● **Exercise**: Every entry must be given again exactly.

● **Exercise input**:
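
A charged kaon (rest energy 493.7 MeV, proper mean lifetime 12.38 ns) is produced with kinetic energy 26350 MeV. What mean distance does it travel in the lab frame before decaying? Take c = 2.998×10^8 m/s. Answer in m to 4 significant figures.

d ≈ 201.8 m

γ = 1 + K/(m₀c²) = 1 + 26350/493.7 = 54.3725
β = √(1 − 1/γ²) = 0.999831
Dilated lifetime: γτ₀ = 54.3725 × 12.38 ns = 673.131 ns
d = βc·γτ₀ = 0.999831 × (2.998×10^8 m/s) × 6.73131×10^-7 s = 201.8 m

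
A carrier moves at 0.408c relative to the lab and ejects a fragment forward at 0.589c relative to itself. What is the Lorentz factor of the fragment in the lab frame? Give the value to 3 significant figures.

u_lab = (0.589 + 0.408)/(1 + 0.589×0.408) = 0.9970/1.24031 = 0.803830
γ = 1/√(1 − 0.803830²) = 1.68

γ ≈ 1.68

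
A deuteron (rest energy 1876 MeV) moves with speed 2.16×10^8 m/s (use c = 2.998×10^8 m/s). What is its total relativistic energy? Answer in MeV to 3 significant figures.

E ≈ 2710 MeV

β = v/c = 2.16×10^8 / 2.998×10^8 = 0.72048
γ = 1/√(1 − 0.72048²) = 1.4420
E = γm₀c² = 1.4420 × 1876 MeV = 2710 MeV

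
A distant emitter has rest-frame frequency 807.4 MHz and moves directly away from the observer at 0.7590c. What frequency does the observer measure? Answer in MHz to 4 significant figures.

f_obs ≈ 298.9 MHz

Relativistic Doppler: f_obs = f_src √((1−β)/(1+β))
= 807.4 × √(0.241000/1.75900) = 807.4 × 0.370148 = 298.9 MHz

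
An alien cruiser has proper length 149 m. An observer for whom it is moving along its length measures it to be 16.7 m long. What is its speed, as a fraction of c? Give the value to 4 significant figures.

β ≈ 0.9937

γ = L₀/L = 149/16.7 = 8.92216
β = √(1 − 1/γ²) = 0.9937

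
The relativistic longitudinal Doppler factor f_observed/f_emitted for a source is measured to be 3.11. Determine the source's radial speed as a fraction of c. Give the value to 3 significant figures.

f_obs/f_src = √((1+β)/(1−β)) = 3.11  ⇒  (1+β)/(1−β) = 9.6721
β = |1 − D²|/(1 + D²) = |1 − 9.6721|/(1 + 9.6721) = 0.813

β ≈ 0.813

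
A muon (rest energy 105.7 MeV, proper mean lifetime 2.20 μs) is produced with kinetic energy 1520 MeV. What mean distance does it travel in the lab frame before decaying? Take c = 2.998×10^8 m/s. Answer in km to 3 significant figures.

d ≈ 10.1 km

γ = 1 + K/(m₀c²) = 1 + 1520/105.7 = 15.380
β = √(1 − 1/γ²) = 0.99788
Dilated lifetime: γτ₀ = 15.380 × 2.20 μs = 33.837 μs
d = βc·γτ₀ = 0.99788 × (2.998×10^8 m/s) × 3.3837×10^-5 s = 10.1 km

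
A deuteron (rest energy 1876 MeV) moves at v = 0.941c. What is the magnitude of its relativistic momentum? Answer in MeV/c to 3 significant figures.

γ = 1/√(1 − 0.941²) = 2.9550
p = γβm₀c = 2.9550 × 0.941 × 1876 MeV/c = 5220 MeV/c

p ≈ 5220 MeV/c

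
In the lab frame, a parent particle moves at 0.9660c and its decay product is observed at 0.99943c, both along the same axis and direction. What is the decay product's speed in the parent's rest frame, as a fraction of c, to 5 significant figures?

u' ≈ 0.96757c

Inverse velocity addition: u' = (u − v)/(1 − uv/c²)
= (0.99943 − 0.9660)/(1 − 0.99943×0.9660) = 0.033430/0.03455062 = 0.96757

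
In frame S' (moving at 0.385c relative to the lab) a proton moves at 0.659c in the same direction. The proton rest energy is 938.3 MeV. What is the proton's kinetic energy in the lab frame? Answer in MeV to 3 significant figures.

u_lab = (0.659 + 0.385)/(1 + 0.659×0.385) = 0.832725
γ = 1/√(1 − 0.832725²) = 1.8061
K = (γ − 1)m₀c² = (1.8061 − 1) × 938.3 = 0.80608 × 938.3 = 756 MeV

K ≈ 756 MeV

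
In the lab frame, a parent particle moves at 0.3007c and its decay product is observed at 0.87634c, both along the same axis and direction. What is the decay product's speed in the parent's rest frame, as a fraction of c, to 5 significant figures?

u' ≈ 0.78160c

Inverse velocity addition: u' = (u − v)/(1 − uv/c²)
= (0.87634 − 0.3007)/(1 − 0.87634×0.3007) = 0.57564/0.7364846 = 0.78160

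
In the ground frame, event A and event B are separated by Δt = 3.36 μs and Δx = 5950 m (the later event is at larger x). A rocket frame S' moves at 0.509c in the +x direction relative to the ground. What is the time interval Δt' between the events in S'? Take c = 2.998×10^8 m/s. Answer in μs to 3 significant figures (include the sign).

γ = 1/√(1 − 0.509²) = 1.1618
Δt' = γ(Δt − vΔx/c²) = 1.1618 × (3.36 μs − 0.509×5950 m / (2.998×10^8 m/s))
= 1.1618 × (-6.7419 μs) = -7.83 μs

Δt' ≈ -7.83 μs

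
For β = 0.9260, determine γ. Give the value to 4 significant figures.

γ = 1/√(1 − β²) = 1/√(1 − 0.9260²) = 1/√(0.142524) = 2.649

γ ≈ 2.649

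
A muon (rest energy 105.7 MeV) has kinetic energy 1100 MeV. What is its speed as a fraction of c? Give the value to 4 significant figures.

γ = 1 + K/(m₀c²) = 1 + 1100/105.7 = 11.4068
β = √(1 − 1/γ²) = 0.9961

β ≈ 0.9961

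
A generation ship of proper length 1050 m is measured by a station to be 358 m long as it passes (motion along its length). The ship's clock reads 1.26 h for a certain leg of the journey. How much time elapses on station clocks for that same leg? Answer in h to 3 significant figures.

Δt ≈ 3.70 h

Length contraction ⇒ γ = L₀/L = 1050/358 = 2.9330
Time dilation: Δt = γτ₀ = 2.9330 × 1.26 h = 3.70 h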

● **Written response**:
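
A charged kaon (rest energy 493.7 MeV, proper mean lifetime 12.38 ns) is produced with kinetic energy 26350 MeV. What mean distance does it travel in the lab frame before decaying? Take c = 2.998×10^8 m/s. Answer in m to 4 significant figures.

d ≈ 201.8 m

γ = 1 + K/(m₀c²) = 1 + 26350/493.7 = 54.3725
β = √(1 − 1/γ²) = 0.999831
Dilated lifetime: γτ₀ = 54.3725 × 12.38 ns = 673.131 ns
d = βc·γτ₀ = 0.999831 × (2.998×10^8 m/s) × 6.73131×10^-7 s = 201.8 m

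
A carrier moves at 0.408c relative to the lab and ejects a fragment forward at 0.589c relative to itself. What is the Lorentz factor of the fragment in the lab frame? Give the value to 3 significant figures.

u_lab = (0.589 + 0.408)/(1 + 0.589×0.408) = 0.9970/1.24031 = 0.803830
γ = 1/√(1 − 0.803830²) = 1.68

γ ≈ 1.68

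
A deuteron (rest energy 1876 MeV) moves with speed 2.16×10^8 m/s (use c = 2.998×10^8 m/s). What is its total relativistic energy? Answer in MeV to 3 significant figures.

E ≈ 2710 MeV

β = v/c = 2.16×10^8 / 2.998×10^8 = 0.72048
γ = 1/√(1 − 0.72048²) = 1.4420
E = γm₀c² = 1.4420 × 1876 MeV = 2710 MeV

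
A distant emitter has rest-frame frequency 807.4 MHz and moves directly away from the observer at 0.7590c. What frequency does the observer measure? Answer in MHz to 4 significant figures.

f_obs ≈ 298.9 MHz

Relativistic Doppler: f_obs = f_src √((1−β)/(1+β))
= 807.4 × √(0.241000/1.75900) = 807.4 × 0.370148 = 298.9 MHz

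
An alien cruiser has proper length 149 m. An observer for whom it is moving along its length measures it to be 16.7 m long. What is its speed, as a fraction of c? Give the value to 4 significant figures.

β ≈ 0.9937

γ = L₀/L = 149/16.7 = 8.92216
β = √(1 − 1/γ²) = 0.9937

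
The relativistic longitudinal Doppler factor f_observed/f_emitted for a source is measured to be 3.11. Determine the source's radial speed as a fraction of c. Give the value to 3 significant figures.

f_obs/f_src = √((1+β)/(1−β)) = 3.11  ⇒  (1+β)/(1−β) = 9.6721
β = |1 − D²|/(1 + D²) = |1 − 9.6721|/(1 + 9.6721) = 0.813

β ≈ 0.813

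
A muon (rest energy 105.7 MeV, proper mean lifetime 2.20 μs) is produced with kinetic energy 1520 MeV. What mean distance does it travel in the lab frame before decaying? Take c = 2.998×10^8 m/s. Answer in km to 3 significant figures.

d ≈ 10.1 km

γ = 1 + K/(m₀c²) = 1 + 1520/105.7 = 15.380
β = √(1 − 1/γ²) = 0.99788
Dilated lifetime: γτ₀ = 15.380 × 2.20 μs = 33.837 μs
d = βc·γτ₀ = 0.99788 × (2.998×10^8 m/s) × 3.3837×10^-5 s = 10.1 km

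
A deuteron (rest energy 1876 MeV) moves at v = 0.941c. What is the magnitude of its relativistic momentum? Answer in MeV/c to 3 significant figures.

γ = 1/√(1 − 0.941²) = 2.9550
p = γβm₀c = 2.9550 × 0.941 × 1876 MeV/c = 5220 MeV/c

p ≈ 5220 MeV/c

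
In the lab frame, a parent particle moves at 0.9660c and its decay product is observed at 0.99943c, both along the same axis and direction. What is the decay product's speed in the parent's rest frame, as a fraction of c, to 5 significant figures?

u' ≈ 0.96757c

Inverse velocity addition: u' = (u − v)/(1 − uv/c²)
= (0.99943 − 0.9660)/(1 − 0.99943×0.9660) = 0.033430/0.03455062 = 0.96757

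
In frame S' (moving at 0.385c relative to the lab) a proton moves at 0.659c in the same direction. The proton rest energy is 938.3 MeV. What is the proton's kinetic energy in the lab frame? Answer in MeV to 3 significant figures.

u_lab = (0.659 + 0.385)/(1 + 0.659×0.385) = 0.832725
γ = 1/√(1 − 0.832725²) = 1.8061
K = (γ − 1)m₀c² = (1.8061 − 1) × 938.3 = 0.80608 × 938.3 = 756 MeV

K ≈ 756 MeV

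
In the lab frame, a parent particle moves at 0.3007c and its decay product is observed at 0.87634c, both along the same axis and direction. What is the decay product's speed in the parent's rest frame, as a fraction of c, to 5 significant figures?

u' ≈ 0.78160c

Inverse velocity addition: u' = (u − v)/(1 − uv/c²)
= (0.87634 − 0.3007)/(1 − 0.87634×0.3007) = 0.57564/0.7364846 = 0.78160

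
In the ground frame, event A and event B are separated by Δt = 3.36 μs and Δx = 5950 m (the later event is at larger x). A rocket frame S' moves at 0.509c in the +x direction relative to the ground. What is the time interval Δt' between the events in S'? Take c = 2.998×10^8 m/s. Answer in μs to 3 significant figures (include the sign).

γ = 1/√(1 − 0.509²) = 1.1618
Δt' = γ(Δt − vΔx/c²) = 1.1618 × (3.36 μs − 0.509×5950 m / (2.998×10^8 m/s))
= 1.1618 × (-6.7419 μs) = -7.83 μs

Δt' ≈ -7.83 μs

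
For β = 0.9260, determine γ. Give the value to 4 significant figures.

γ = 1/√(1 − β²) = 1/√(1 − 0.9260²) = 1/√(0.142524) = 2.649

γ ≈ 2.649

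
A muon (rest energy 105.7 MeV) has kinetic energy 1100 MeV. What is its speed as a fraction of c? Give the value to 4 significant figures.

γ = 1 + K/(m₀c²) = 1 + 1100/105.7 = 11.4068
β = √(1 − 1/γ²) = 0.9961

β ≈ 0.9961

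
A generation ship of proper length 1050 m is measured by a station to be 358 m long as it passes (motion along its length). The ship's clock reads 1.26 h for a certain leg of the journey. How much time elapses on station clocks for that same leg? Answer in h to 3 significant figures.

Δt ≈ 3.70 h

Length contraction ⇒ γ = L₀/L = 1050/358 = 2.9330
Time dilation: Δt = γτ₀ = 2.9330 × 1.26 h = 3.70 h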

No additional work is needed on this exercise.